** Task to complete **
Return all lines of the listing below that carry the word "What".

** Dataset records **
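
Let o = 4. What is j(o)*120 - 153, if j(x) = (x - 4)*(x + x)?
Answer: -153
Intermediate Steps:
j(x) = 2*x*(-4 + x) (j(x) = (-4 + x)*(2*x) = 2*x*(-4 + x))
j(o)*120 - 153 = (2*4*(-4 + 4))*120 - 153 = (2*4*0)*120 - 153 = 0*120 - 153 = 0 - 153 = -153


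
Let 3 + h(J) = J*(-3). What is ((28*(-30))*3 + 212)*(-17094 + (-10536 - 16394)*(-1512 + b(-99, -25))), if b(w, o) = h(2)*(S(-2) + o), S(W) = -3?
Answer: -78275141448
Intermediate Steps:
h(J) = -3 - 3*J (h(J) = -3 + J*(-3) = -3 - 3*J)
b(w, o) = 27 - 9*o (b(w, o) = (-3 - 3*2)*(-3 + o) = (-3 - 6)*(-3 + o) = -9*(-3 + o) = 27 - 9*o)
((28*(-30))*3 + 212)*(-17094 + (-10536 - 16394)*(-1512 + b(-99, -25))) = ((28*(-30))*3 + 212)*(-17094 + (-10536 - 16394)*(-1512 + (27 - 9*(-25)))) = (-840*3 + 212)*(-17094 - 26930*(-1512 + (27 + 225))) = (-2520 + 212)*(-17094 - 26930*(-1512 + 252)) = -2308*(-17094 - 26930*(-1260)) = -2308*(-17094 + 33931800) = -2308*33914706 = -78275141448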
--
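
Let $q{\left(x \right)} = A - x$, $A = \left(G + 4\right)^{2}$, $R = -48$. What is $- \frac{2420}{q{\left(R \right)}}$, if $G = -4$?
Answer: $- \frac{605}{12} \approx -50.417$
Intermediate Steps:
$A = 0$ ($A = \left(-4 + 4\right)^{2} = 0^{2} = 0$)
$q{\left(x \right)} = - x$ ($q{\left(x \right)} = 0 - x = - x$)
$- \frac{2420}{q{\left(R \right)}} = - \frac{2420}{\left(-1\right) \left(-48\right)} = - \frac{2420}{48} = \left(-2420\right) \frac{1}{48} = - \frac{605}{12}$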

** Output of the task **
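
Let o = 4. What is j(o)*120 - 153, if j(x) = (x - 4)*(x + x)?
Let 3 + h(J) = J*(-3). What is ((28*(-30))*3 + 212)*(-17094 + (-10536 - 16394)*(-1512 + b(-99, -25))), if b(w, o) = h(2)*(S(-2) + o), S(W) = -3?
Let $q{\left(x \right)} = A - x$, $A = \left(G + 4\right)^{2}$, $R = -48$. What is $- \frac{2420}{q{\left(R \right)}}$, if $G = -4$?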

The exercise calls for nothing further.